• [Problem]:
All lines from the one containing "A household spends" down to the final line of the entries below: return them exactly.

━━━━━━━━

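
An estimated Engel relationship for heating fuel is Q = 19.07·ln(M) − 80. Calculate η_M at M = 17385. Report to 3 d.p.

At M = 17385: Q = 106.187.
dQ/dM = 19.07/M = 0.00109692 at this income.
η = (dQ/dM)·(M/Q) = 0.00109692 × (17385/106.187) = 0.180.

0.180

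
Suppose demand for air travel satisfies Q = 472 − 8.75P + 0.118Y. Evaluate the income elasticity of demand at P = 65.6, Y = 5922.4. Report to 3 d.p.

At P = 65.6, Y = 5922.4: Q = 596.843.
Holding P constant, ∂Q/∂Y = 0.118.
η_Y = (∂Q/∂Y)·(Y/Q) = 0.118 × (5922.4/596.843) = 1.171.

1.171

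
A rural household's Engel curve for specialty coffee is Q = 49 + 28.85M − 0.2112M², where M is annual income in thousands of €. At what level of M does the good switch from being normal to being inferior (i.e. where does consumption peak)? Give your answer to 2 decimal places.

dQ/dM = 28.85 − 0.4224M.
The good is inferior where dQ/dM < 0. Setting dQ/dM = 0 gives M = 28.85 / 0.4224 = 68.30.

68.30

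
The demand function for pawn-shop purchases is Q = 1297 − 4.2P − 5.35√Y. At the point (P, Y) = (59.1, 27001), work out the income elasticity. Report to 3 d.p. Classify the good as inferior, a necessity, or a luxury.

At P = 59.1, Y = 27001: Q = 169.669.
Holding P constant, ∂Q/∂Y = -5.35/(2√Y) = -0.0162792.
η_Y = (∂Q/∂Y)·(Y/Q) = -0.0162792 × (27001/169.669) = -2.591.
Since η < 0, this is an inferior good.

-2.591 (inferior good)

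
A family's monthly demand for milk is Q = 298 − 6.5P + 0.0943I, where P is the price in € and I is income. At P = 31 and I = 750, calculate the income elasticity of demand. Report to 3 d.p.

At P = 31, I = 750: Q = 167.225.
Holding P constant, ∂Q/∂I = 0.0943.
η_I = (∂Q/∂I)·(I/Q) = 0.0943 × (750/167.225) = 0.423.

0.423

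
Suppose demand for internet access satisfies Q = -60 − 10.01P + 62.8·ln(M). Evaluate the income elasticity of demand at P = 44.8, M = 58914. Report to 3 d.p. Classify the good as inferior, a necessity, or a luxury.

At P = 44.8, M = 58914: Q = 181.337.
Holding P constant, ∂Q/∂M = 62.8/M = 0.00106596.
η_M = (∂Q/∂M)·(M/Q) = 0.00106596 × (58914/181.337) = 0.346.
Since 0 < η < 1, this is a necessity.

0.346 (necessity)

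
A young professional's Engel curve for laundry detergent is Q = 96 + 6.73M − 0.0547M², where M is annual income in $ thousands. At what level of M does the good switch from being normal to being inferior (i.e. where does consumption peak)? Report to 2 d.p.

61.52

dQ/dM = 6.73 − 0.1094M.
The good is inferior where dQ/dM < 0. Setting dQ/dM = 0 gives M = 6.73 / 0.1094 = 61.52.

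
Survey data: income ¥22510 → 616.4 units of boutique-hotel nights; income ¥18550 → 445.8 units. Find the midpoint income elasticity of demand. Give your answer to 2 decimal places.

1.67

ΔQ = 445.8 − 616.4 = -170.6; midpoint Q̄ = (616.4 + 445.8)/2 = 531.1.
ΔI = 18550 − 22510 = -3960; midpoint Ī = (22510 + 18550)/2 = 20530.
η = (ΔQ/Q̄) ÷ (ΔI/Ī) = (-170.6/531.1) ÷ (-3960/20530) = 1.67.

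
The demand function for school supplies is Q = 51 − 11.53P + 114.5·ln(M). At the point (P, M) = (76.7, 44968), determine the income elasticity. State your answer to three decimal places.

At P = 76.7, M = 44968: Q = 393.368.
Holding P constant, ∂Q/∂M = 114.5/M = 0.00254626.
η_M = (∂Q/∂M)·(M/Q) = 0.00254626 × (44968/393.368) = 0.291.

0.291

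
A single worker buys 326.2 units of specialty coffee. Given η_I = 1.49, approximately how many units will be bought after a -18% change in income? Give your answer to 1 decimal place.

%ΔQ ≈ η × %ΔI = 1.49 × (-18%) = -26.82%.
New Q ≈ 326.2 × (1 − 0.2682) = 238.7.

238.7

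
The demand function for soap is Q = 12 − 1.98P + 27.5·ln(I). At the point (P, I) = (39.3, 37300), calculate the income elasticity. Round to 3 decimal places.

0.123

At P = 39.3, I = 37300: Q = 223.672.
Holding P constant, ∂Q/∂I = 27.5/I = 0.000737265.
η_I = (∂Q/∂I)·(I/Q) = 0.000737265 × (37300/223.672) = 0.123.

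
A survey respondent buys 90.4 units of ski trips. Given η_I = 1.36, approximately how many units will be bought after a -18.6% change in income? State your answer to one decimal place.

67.5

%ΔQ ≈ η × %ΔI = 1.36 × (-18.6%) = -25.296%.
New Q ≈ 90.4 × (1 − 0.25296) = 67.5.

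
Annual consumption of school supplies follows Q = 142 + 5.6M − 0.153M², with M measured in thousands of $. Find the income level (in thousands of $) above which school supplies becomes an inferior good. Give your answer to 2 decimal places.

18.30

dQ/dM = 5.6 − 0.306M.
The good is inferior where dQ/dM < 0. Setting dQ/dM = 0 gives M = 5.6 / 0.306 = 18.30.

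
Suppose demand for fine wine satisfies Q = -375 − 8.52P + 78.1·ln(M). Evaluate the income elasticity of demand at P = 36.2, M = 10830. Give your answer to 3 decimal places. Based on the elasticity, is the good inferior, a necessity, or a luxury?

At P = 36.2, M = 10830: Q = 42.131.
Holding P constant, ∂Q/∂M = 78.1/M = 0.00721145.
η_M = (∂Q/∂M)·(M/Q) = 0.00721145 × (10830/42.131) = 1.854.
Since η > 1, this is a luxury.

1.854 (luxury)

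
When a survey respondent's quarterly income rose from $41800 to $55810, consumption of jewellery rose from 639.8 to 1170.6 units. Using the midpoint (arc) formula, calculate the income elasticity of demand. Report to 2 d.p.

ΔQ = 1170.6 − 639.8 = 530.8; midpoint Q̄ = (639.8 + 1170.6)/2 = 905.2.
ΔI = 55810 − 41800 = 14010; midpoint Ī = (41800 + 55810)/2 = 48805.
η = (ΔQ/Q̄) ÷ (ΔI/Ī) = (530.8/905.2) ÷ (14010/48805) = 2.04.

2.04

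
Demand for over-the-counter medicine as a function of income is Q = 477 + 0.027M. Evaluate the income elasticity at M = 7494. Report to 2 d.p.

At M = 7494: Q = 679.338.
dQ/dM = 0.027.
η = (dQ/dM)·(M/Q) = 0.027 × (7494/679.338) = 0.30.

0.30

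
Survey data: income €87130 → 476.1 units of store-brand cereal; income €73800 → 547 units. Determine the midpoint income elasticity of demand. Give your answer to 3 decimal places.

ΔQ = 547 − 476.1 = 70.9; midpoint Q̄ = (476.1 + 547)/2 = 511.55.
ΔI = 73800 − 87130 = -13330; midpoint Ī = (87130 + 73800)/2 = 80465.
η = (ΔQ/Q̄) ÷ (ΔI/Ī) = (70.9/511.55) ÷ (-13330/80465) = -0.837.

-0.837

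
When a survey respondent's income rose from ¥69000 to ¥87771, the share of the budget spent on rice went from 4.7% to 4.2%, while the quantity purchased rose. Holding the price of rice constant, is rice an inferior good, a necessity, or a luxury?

necessity

Quantity rises but the budget share falls as income rises, so 0 < η < 1.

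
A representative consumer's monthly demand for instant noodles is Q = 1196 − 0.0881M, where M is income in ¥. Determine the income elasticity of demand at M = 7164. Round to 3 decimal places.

At M = 7164: Q = 564.852.
dQ/dM = −0.0881.
η = (dQ/dM)·(M/Q) = -0.0881 × (7164/564.852) = -1.117.

-1.117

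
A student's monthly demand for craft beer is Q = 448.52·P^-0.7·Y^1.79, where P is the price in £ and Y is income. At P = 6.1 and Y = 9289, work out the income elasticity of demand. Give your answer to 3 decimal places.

For a multiplicative demand Q = A·P^α·Y^β, the income elasticity is β everywhere.
Here β = 1.79, so η = 1.790.

1.790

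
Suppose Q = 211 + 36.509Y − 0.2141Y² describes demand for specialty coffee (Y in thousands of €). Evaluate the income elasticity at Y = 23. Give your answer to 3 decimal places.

At Y = 23: Q = 937.4481.
dQ/dY = 36.509 − 0.4282Y = 26.66040.
η = (dQ/dY)·(Y/Q) = 26.66040 × (23/937.4481) = 0.654.

0.654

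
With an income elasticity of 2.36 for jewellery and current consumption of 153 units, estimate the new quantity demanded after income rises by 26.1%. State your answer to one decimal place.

247.2

%ΔQ ≈ η × %ΔI = 2.36 × 26.1% = 61.596%.
New Q ≈ 153 × (1 + 0.61596) = 247.2.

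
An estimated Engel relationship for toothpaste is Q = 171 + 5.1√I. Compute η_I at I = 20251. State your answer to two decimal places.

At I = 20251: Q = 896.761.
dQ/dI = 5.1/(2√I) = 0.0179191 at this income.
η = (dQ/dI)·(I/Q) = 0.0179191 × (20251/896.761) = 0.40.

0.40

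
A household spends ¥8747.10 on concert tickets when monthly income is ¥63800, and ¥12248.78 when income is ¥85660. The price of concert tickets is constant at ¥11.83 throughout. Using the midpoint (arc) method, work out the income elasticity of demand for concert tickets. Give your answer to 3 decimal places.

1.140

With a constant price, Q₁ = 8747.10/11.83 = 739.400 and Q₂ = 12248.78/11.83 = 1035.400 (equivalently, work directly with expenditure since P cancels).
Midpoint %ΔQ = (12248.78 − 8747.10)/10497.94 = 0.33356; midpoint %ΔI = (85660 − 63800)/74730 = 0.29252.
η = 0.33356 / 0.29252 = 1.140.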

━━━━━━━━

• [Output]:
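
A household spends ¥8747.10 on concert tickets when monthly income is ¥63800, and ¥12248.78 when income is ¥85660. The price of concert tickets is constant at ¥11.83 throughout. Using the midpoint (arc) method, work out the income elasticity of demand for concert tickets. Give your answer to 3 decimal places.

1.140

With a constant price, Q₁ = 8747.10/11.83 = 739.400 and Q₂ = 12248.78/11.83 = 1035.400 (equivalently, work directly with expenditure since P cancels).
Midpoint %ΔQ = (12248.78 − 8747.10)/10497.94 = 0.33356; midpoint %ΔI = (85660 − 63800)/74730 = 0.29252.
η = 0.33356 / 0.29252 = 1.140.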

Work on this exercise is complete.